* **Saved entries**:
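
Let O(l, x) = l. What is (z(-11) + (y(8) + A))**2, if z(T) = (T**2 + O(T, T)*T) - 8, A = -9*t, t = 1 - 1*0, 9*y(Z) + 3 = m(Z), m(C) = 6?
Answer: 456976/9 ≈ 50775.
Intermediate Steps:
y(Z) = 1/3 (y(Z) = -1/3 + (1/9)*6 = -1/3 + 2/3 = 1/3)
t = 1 (t = 1 + 0 = 1)
A = -9 (A = -9*1 = -9)
z(T) = -8 + 2*T**2 (z(T) = (T**2 + T*T) - 8 = (T**2 + T**2) - 8 = 2*T**2 - 8 = -8 + 2*T**2)
(z(-11) + (y(8) + A))**2 = ((-8 + 2*(-11)**2) + (1/3 - 9))**2 = ((-8 + 2*121) - 26/3)**2 = ((-8 + 242) - 26/3)**2 = (234 - 26/3)**2 = (676/3)**2 = 456976/9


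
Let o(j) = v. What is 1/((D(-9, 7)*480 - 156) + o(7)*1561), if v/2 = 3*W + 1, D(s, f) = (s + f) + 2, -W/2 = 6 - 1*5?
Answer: -1/15766 ≈ -6.3428e-5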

* **Goal of the exercise**:
Scan the records above and report every line with the string "What".

* **Answer space**:
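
Let O(l, x) = l. What is (z(-11) + (y(8) + A))**2, if z(T) = (T**2 + O(T, T)*T) - 8, A = -9*t, t = 1 - 1*0, 9*y(Z) + 3 = m(Z), m(C) = 6?
Let o(j) = v. What is 1/((D(-9, 7)*480 - 156) + o(7)*1561), if v/2 = 3*W + 1, D(s, f) = (s + f) + 2, -W/2 = 6 - 1*5?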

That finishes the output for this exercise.